> [What is being asked] Your answer must consist of exactly the lines below, starting with the line with "A single column transmits 2090" and going on through the line with "For preliminary design", and nothing else.

Dataset entries:
──────────
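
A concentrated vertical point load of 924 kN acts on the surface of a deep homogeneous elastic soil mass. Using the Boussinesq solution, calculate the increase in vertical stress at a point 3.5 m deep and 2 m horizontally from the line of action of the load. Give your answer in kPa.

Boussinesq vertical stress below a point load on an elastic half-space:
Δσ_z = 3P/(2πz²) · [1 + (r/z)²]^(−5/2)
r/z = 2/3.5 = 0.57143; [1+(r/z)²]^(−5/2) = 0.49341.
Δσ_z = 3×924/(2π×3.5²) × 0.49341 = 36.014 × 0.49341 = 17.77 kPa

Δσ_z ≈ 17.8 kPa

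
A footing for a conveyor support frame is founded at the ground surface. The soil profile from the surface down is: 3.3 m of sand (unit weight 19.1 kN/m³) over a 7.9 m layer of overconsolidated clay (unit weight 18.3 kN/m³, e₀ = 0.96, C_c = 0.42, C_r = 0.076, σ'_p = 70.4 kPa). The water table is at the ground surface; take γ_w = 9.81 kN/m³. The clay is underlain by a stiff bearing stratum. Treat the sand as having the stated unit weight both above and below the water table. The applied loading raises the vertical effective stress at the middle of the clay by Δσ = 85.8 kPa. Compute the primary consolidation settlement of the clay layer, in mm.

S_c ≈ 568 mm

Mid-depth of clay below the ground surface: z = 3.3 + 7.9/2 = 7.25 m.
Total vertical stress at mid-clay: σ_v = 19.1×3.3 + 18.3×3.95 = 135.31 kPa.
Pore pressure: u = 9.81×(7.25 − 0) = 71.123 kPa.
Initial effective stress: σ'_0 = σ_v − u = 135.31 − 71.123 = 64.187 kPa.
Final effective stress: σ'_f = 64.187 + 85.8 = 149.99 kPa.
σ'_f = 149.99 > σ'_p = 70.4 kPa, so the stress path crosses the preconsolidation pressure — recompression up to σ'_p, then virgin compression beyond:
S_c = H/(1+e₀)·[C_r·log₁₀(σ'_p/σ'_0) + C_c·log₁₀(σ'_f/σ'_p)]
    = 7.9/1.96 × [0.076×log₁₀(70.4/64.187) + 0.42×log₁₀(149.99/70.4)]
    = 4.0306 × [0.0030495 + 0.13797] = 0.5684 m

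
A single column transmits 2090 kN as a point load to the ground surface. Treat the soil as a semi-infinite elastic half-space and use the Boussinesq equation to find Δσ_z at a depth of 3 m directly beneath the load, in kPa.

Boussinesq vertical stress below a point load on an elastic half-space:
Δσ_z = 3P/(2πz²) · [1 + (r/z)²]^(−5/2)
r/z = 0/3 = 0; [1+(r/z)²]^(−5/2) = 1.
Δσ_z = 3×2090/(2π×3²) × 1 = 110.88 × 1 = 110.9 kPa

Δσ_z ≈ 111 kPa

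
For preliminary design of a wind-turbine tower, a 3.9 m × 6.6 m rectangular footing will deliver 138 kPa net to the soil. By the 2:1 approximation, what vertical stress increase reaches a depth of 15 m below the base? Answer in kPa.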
──────────
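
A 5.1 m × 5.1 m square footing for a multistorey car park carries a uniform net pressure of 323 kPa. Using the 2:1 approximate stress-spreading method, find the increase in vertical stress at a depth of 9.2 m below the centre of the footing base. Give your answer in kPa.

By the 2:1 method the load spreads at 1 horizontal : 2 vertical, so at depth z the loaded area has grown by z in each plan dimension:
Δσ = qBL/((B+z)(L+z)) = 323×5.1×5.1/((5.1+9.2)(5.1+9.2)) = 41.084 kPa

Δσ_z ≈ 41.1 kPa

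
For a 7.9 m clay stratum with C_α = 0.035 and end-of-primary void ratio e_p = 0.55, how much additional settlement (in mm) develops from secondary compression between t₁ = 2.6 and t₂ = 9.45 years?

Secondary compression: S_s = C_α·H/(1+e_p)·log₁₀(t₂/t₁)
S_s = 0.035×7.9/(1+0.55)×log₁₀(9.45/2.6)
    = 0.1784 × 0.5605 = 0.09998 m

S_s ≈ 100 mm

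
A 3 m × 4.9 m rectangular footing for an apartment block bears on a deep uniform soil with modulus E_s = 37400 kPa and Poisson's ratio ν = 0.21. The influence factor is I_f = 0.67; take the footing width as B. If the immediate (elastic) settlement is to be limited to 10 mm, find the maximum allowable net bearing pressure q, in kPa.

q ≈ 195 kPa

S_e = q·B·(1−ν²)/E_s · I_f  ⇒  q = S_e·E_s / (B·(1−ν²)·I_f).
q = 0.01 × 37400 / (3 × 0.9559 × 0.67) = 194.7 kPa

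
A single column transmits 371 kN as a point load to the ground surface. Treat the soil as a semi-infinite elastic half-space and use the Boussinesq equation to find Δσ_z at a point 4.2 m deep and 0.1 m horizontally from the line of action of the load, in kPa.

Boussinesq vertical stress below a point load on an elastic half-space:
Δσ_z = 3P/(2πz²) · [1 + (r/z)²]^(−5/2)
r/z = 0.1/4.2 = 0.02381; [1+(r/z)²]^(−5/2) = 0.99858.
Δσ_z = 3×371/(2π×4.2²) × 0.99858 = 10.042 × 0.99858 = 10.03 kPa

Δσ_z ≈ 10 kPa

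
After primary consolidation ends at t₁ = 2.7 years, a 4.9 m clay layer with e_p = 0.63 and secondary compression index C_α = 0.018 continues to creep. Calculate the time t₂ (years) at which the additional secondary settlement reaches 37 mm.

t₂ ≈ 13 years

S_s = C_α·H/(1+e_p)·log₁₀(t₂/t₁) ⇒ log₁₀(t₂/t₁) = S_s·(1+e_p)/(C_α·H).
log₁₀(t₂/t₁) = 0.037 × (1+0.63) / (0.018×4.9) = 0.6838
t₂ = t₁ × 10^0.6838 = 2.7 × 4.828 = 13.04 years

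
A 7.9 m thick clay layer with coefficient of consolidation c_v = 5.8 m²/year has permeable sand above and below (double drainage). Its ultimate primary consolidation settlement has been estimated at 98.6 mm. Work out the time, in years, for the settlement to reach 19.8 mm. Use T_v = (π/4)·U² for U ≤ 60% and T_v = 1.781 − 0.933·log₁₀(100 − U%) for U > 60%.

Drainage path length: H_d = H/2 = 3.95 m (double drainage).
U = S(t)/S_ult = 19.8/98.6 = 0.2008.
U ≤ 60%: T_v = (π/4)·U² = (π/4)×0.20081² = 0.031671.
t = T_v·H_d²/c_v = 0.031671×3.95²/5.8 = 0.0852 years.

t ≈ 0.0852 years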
──────────
> [Written response]
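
A single column transmits 2090 kN as a point load to the ground surface. Treat the soil as a semi-infinite elastic half-space and use the Boussinesq equation to find Δσ_z at a depth of 3 m directly beneath the load, in kPa.

Boussinesq vertical stress below a point load on an elastic half-space:
Δσ_z = 3P/(2πz²) · [1 + (r/z)²]^(−5/2)
r/z = 0/3 = 0; [1+(r/z)²]^(−5/2) = 1.
Δσ_z = 3×2090/(2π×3²) × 1 = 110.88 × 1 = 110.9 kPa

Δσ_z ≈ 111 kPa

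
For preliminary design of a wind-turbine tower, a 3.9 m × 6.6 m rectangular footing will deliver 138 kPa net to the soil. By the 2:1 approximation, what vertical stress increase reaches a depth of 15 m below the base? Answer in kPa.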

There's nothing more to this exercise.